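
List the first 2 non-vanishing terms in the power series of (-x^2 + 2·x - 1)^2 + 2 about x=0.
3 - 4·x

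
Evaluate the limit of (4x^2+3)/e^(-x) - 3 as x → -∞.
The quotient is an ∞/∞ indeterminate form as x → -∞.
Compare growth rates of the dominant terms (exponentials ≫ polynomials ≫ logarithms), or apply L'Hôpital's rule; the quotient → 0.
Adding the constant: 0 - 3 = -3. Limit = -3.

Final answer: -3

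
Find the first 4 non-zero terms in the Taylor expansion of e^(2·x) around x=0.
4·x^3/3 + 2·x^2 + 2·x + 1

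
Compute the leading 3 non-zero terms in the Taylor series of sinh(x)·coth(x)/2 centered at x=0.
x^4/48 + x^2/4 + 1/2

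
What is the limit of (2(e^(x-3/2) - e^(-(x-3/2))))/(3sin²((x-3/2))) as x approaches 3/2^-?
Both numerator and denominator → 0 as x → 3/2^-; this is a 0/0 indeterminate form.
Expand each to leading order near x = 3/2: numerator ~ 4·(x - 3/2), denominator ~ 3·(x - 3/2)^2.
The limit of the ratio is -∞.

Final answer: -∞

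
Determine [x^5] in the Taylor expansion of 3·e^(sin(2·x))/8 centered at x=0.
Expand to order 5: 3·e^(sin(2·x))/8 = -4·x^5/5 - 3·x^4/4 + 3·x^2/4 + 3·x/4 + 3/8 + O(x^6).
The coefficient of x^5 is -4/5.

Final answer: -4/5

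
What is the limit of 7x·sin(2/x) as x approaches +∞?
As x → +∞: let u = 2/x → 0⁺; then 7·x·sin(2/x) = 7·2·sin(u)/u → 7·2·1 = 14.
Limit = 14.

Final answer: 14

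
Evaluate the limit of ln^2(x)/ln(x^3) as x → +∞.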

*****

What this task involves:
Please output the full listing, keeping every character the same.

Problem solution:
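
List the first 2 non-vanishing terms in the power series of (-x^2 + 2·x - 1)^2 + 2 about x=0.
3 - 4·x

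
Evaluate the limit of (4x^2+3)/e^(-x) - 3 as x → -∞.
The quotient is an ∞/∞ indeterminate form as x → -∞.
Compare growth rates of the dominant terms (exponentials ≫ polynomials ≫ logarithms), or apply L'Hôpital's rule; the quotient → 0.
Adding the constant: 0 - 3 = -3. Limit = -3.

Final answer: -3

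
Find the first 4 non-zero terms in the Taylor expansion of e^(2·x) around x=0.
4·x^3/3 + 2·x^2 + 2·x + 1

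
Compute the leading 3 non-zero terms in the Taylor series of sinh(x)·coth(x)/2 centered at x=0.
x^4/48 + x^2/4 + 1/2

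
What is the limit of (2(e^(x-3/2) - e^(-(x-3/2))))/(3sin²((x-3/2))) as x approaches 3/2^-?
Both numerator and denominator → 0 as x → 3/2^-; this is a 0/0 indeterminate form.
Expand each to leading order near x = 3/2: numerator ~ 4·(x - 3/2), denominator ~ 3·(x - 3/2)^2.
The limit of the ratio is -∞.

Final answer: -∞

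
Determine [x^5] in the Taylor expansion of 3·e^(sin(2·x))/8 centered at x=0.
Expand to order 5: 3·e^(sin(2·x))/8 = -4·x^5/5 - 3·x^4/4 + 3·x^2/4 + 3·x/4 + 3/8 + O(x^6).
The coefficient of x^5 is -4/5.

Final answer: -4/5

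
What is the limit of 7x·sin(2/x) as x approaches +∞?
As x → +∞: let u = 2/x → 0⁺; then 7·x·sin(2/x) = 7·2·sin(u)/u → 7·2·1 = 14.
Limit = 14.

Final answer: 14

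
Evaluate the limit of ln^2(x)/ln(x^3) as x → +∞.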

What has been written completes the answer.